**Listed records:**

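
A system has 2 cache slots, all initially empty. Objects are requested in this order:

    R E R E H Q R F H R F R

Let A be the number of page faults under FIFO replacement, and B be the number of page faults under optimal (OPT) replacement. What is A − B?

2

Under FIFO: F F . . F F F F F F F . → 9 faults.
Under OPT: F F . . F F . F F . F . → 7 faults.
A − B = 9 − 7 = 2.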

--

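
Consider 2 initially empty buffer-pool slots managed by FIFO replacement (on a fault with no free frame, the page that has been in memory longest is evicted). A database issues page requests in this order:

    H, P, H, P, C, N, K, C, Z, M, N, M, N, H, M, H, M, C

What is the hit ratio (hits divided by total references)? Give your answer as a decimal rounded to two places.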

---

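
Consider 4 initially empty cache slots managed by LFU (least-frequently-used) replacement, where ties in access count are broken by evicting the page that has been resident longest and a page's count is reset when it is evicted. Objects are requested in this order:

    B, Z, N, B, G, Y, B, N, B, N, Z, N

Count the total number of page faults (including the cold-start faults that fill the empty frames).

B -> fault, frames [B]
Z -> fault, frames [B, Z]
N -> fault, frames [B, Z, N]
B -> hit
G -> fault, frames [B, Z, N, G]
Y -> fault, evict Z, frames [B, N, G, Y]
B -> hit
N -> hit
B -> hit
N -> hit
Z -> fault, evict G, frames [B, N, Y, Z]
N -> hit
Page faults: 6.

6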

**Work required:** The answer is the run of lines above from the line containing "Consider 4 initially" through the line containing "B, Z, N, B, G, Y, B, N, B, N, Z, N", copied exactly and alone.

**Result:**
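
Consider 4 initially empty cache slots managed by LFU (least-frequently-used) replacement, where ties in access count are broken by evicting the page that has been resident longest and a page's count is reset when it is evicted. Objects are requested in this order:

    B, Z, N, B, G, Y, B, N, B, N, Z, N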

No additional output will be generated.